§ **ASSIGNED TASK**
Retype, word for word, each line between the lines holding "- X before Y: X" and "Sharing only a", inclusive, and leave the rest of the data alone.

§ **SUPPLIED DATA**
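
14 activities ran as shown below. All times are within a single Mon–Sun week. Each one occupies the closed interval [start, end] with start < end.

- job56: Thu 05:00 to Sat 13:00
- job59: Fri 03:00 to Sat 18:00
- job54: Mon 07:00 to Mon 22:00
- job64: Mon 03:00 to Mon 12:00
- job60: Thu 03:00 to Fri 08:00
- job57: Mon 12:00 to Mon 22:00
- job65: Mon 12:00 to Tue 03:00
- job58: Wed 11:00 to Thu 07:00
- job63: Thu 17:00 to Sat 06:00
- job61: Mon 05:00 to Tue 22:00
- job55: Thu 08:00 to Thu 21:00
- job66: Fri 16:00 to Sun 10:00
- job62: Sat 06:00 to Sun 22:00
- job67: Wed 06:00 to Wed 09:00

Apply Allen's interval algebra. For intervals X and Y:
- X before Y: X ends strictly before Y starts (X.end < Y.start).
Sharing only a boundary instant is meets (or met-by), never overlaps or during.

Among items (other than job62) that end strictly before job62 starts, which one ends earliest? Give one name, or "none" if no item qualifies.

Target job62 = [Sat 06:00, Sun 22:00].
job54 [Mon 07:00, Mon 22:00] → before → candidate.
job55 [Thu 08:00, Thu 21:00] → before → candidate.
job56 [Thu 05:00, Sat 13:00] → overlaps → excluded.
job57 [Mon 12:00, Mon 22:00] → before → candidate.
job58 [Wed 11:00, Thu 07:00] → before → candidate.
job59 [Fri 03:00, Sat 18:00] → overlaps → excluded.
job60 [Thu 03:00, Fri 08:00] → before → candidate.
job61 [Mon 05:00, Tue 22:00] → before → candidate.
job63 [Thu 17:00, Sat 06:00] → meets → excluded.
job64 [Mon 03:00, Mon 12:00] → before → candidate.
job65 [Mon 12:00, Tue 03:00] → before → candidate.
job66 [Fri 16:00, Sun 10:00] → overlaps → excluded.
job67 [Wed 06:00, Wed 09:00] → before → candidate.
Among candidates, earliest end is Mon 12:00 → job64.

job64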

§ **RESPONSE TO THIS TASK**
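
- X before Y: X ends strictly before Y starts (X.end < Y.start).
Sharing only a boundary instant is meets (or met-by), never overlaps or during.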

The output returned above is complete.